## Work to be completed
How many lines in the records below contain the word "listed"? State only that number.

## Exercise input
-- Opening Marker --

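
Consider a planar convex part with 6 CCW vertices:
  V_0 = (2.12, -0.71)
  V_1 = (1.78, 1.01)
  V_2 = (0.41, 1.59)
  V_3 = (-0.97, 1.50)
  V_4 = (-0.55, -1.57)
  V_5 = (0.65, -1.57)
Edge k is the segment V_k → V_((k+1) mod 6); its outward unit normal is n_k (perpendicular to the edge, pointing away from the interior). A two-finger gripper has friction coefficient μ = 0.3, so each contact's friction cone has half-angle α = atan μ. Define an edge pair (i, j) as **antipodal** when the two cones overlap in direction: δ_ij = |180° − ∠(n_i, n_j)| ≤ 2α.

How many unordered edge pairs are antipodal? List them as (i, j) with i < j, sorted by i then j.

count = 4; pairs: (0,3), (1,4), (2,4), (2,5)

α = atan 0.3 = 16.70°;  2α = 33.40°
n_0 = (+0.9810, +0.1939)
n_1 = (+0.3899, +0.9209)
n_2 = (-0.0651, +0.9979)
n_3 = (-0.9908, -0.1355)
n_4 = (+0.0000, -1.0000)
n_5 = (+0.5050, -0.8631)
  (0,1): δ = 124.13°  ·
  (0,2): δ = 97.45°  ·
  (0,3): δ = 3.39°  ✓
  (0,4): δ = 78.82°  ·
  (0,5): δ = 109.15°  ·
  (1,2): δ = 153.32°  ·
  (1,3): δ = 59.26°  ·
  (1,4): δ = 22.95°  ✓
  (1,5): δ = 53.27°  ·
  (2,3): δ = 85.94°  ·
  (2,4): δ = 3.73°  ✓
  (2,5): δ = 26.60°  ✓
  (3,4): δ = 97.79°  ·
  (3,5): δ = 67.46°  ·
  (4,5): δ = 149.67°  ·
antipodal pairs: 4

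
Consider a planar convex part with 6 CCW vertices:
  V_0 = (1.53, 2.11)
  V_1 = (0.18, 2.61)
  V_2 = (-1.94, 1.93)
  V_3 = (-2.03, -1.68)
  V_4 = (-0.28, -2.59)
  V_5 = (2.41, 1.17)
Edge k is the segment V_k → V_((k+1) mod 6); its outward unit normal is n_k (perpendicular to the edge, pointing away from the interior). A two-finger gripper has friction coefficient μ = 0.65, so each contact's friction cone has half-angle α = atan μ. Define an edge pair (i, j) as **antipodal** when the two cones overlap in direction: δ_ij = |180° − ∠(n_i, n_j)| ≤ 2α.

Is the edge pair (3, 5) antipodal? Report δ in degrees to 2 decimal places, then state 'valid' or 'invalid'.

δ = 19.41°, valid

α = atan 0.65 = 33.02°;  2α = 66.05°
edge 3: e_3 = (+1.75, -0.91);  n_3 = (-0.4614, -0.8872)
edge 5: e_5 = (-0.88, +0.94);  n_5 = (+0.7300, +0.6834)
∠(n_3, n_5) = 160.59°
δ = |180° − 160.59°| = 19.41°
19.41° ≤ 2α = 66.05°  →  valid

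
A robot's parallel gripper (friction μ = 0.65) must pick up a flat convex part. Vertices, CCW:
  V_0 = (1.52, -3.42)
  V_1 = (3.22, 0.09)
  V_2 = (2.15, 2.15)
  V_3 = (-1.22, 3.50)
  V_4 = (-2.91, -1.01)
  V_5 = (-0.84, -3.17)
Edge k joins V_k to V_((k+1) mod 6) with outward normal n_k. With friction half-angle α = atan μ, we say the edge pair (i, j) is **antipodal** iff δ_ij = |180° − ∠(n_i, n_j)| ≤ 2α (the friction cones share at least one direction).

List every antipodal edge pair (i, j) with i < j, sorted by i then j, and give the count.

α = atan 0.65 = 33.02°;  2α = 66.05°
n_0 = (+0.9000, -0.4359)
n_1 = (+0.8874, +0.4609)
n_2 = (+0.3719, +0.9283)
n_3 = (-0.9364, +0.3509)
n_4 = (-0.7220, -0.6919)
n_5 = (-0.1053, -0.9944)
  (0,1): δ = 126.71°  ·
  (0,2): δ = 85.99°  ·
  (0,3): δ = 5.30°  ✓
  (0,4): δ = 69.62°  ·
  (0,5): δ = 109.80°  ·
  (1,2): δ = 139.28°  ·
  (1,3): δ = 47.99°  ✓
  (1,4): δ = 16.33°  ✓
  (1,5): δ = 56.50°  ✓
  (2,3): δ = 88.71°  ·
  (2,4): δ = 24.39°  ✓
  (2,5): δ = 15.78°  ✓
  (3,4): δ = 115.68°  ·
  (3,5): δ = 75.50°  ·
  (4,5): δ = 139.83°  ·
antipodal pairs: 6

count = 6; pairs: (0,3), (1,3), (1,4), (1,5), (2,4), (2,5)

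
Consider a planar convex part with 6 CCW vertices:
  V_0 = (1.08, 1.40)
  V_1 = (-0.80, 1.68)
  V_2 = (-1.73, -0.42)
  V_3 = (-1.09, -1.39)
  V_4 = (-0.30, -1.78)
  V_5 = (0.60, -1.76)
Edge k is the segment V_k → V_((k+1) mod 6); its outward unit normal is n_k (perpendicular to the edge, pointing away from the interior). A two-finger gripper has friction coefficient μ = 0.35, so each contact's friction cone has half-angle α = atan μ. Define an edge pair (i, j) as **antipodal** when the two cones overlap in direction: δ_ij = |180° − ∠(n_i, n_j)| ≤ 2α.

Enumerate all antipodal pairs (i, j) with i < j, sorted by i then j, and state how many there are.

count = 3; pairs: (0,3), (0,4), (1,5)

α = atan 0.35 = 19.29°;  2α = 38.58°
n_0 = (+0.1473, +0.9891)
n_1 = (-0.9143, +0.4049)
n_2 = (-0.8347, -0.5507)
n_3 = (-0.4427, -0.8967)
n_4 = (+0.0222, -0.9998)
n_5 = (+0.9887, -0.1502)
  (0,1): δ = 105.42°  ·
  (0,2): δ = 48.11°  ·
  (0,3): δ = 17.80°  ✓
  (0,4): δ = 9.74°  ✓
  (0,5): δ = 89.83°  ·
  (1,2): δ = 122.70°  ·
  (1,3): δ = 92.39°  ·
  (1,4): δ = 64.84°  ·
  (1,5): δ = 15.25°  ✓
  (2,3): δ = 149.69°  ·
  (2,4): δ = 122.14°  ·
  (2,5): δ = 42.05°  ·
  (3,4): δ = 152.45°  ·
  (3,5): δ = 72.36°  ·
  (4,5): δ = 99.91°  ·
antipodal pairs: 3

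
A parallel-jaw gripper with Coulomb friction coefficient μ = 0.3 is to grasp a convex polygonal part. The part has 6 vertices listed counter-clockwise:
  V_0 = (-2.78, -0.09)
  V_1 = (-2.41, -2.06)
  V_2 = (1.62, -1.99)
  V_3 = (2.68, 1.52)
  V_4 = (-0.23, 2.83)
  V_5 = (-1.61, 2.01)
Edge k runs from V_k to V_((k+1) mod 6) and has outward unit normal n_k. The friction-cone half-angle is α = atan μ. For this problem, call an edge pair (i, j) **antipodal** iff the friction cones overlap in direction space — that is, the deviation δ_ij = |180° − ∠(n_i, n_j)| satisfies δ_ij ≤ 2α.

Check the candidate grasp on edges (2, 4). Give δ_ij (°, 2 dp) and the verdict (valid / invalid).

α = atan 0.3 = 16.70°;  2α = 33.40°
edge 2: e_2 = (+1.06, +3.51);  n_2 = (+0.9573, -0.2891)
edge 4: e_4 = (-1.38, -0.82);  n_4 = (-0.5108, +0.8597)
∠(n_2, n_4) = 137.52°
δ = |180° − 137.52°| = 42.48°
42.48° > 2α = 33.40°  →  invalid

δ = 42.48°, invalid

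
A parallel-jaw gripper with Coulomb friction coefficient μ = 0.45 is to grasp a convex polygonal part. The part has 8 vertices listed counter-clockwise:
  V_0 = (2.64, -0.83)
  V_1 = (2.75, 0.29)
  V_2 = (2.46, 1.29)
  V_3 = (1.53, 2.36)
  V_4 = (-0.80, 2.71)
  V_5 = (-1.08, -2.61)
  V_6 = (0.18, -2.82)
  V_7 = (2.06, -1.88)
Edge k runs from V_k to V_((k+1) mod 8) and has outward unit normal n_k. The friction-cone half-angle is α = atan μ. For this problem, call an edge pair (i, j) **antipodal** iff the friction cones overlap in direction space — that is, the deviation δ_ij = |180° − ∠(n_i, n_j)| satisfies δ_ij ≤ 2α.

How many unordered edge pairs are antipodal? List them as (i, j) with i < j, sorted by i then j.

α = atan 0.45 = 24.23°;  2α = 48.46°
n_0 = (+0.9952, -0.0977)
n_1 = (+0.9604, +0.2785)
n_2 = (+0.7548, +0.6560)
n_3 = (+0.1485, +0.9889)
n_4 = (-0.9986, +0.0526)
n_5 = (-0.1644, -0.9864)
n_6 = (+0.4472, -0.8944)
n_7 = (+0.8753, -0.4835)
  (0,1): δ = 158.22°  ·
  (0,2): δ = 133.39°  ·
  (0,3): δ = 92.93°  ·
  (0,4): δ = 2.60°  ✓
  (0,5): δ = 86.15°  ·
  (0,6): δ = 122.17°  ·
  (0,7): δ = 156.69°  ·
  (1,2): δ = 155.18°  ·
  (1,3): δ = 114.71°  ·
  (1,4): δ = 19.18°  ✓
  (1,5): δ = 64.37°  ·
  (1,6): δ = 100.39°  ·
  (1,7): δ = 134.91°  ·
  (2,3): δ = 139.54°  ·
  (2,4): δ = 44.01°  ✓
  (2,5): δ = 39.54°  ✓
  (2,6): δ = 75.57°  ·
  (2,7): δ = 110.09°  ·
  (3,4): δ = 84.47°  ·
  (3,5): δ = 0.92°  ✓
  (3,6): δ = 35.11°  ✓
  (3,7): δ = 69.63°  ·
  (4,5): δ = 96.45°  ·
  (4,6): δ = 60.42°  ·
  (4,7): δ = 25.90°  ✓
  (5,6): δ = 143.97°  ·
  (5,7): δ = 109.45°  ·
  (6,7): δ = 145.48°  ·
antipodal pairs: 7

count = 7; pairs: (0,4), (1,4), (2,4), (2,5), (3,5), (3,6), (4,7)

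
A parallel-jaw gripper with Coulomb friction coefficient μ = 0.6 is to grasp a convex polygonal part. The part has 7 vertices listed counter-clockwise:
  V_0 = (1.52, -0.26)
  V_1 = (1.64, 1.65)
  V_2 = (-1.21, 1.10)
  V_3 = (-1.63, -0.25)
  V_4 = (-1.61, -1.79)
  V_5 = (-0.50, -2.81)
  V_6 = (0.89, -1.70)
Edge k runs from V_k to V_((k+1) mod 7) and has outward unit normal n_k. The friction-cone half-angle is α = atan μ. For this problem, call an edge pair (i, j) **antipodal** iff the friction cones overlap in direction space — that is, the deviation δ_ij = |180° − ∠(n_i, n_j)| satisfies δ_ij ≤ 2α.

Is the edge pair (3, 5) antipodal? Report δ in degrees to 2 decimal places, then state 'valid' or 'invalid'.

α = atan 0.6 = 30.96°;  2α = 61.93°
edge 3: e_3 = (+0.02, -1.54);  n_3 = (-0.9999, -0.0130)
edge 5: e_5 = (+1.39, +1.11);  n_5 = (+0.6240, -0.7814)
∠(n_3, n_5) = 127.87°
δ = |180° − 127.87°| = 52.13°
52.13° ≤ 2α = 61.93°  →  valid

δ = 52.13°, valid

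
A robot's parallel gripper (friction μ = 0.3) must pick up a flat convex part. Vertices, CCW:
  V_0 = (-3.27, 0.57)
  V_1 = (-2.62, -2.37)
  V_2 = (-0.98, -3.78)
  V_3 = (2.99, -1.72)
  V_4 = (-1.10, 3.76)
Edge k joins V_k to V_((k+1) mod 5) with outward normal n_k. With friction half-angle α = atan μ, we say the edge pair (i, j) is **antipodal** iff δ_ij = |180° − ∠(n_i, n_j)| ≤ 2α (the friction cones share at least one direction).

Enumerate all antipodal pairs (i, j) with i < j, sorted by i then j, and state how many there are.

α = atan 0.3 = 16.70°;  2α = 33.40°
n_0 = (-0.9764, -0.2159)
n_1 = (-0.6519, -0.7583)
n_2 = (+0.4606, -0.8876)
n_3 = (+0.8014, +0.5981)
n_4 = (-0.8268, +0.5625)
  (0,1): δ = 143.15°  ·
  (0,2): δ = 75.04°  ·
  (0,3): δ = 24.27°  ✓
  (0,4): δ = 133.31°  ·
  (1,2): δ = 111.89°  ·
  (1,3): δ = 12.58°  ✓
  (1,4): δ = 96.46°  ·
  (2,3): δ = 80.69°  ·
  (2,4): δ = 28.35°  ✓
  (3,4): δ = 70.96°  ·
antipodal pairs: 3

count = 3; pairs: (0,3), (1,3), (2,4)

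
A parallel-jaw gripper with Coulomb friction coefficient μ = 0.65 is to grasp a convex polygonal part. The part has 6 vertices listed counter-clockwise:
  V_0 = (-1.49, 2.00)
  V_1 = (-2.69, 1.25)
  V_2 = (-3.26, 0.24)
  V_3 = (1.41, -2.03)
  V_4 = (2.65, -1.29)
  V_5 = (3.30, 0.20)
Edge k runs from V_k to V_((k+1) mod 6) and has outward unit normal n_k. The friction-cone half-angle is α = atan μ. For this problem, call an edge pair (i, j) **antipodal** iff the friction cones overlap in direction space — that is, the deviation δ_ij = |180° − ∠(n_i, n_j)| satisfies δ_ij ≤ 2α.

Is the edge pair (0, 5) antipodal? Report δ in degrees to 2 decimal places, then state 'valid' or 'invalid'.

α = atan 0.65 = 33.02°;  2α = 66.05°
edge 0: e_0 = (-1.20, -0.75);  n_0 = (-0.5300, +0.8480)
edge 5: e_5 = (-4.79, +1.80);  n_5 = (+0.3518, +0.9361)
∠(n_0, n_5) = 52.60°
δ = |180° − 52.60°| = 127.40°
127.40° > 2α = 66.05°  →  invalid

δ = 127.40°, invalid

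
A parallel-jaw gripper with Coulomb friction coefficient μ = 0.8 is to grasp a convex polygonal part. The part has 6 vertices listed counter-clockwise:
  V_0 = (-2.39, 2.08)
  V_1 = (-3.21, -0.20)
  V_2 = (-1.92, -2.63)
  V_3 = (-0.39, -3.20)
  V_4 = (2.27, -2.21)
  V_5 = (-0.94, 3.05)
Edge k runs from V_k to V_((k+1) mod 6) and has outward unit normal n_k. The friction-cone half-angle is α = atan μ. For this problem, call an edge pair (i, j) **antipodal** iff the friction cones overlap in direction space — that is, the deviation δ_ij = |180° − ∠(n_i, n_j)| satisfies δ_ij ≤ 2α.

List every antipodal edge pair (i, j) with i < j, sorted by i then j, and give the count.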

-- Closing Marker --

## Exercise answer
5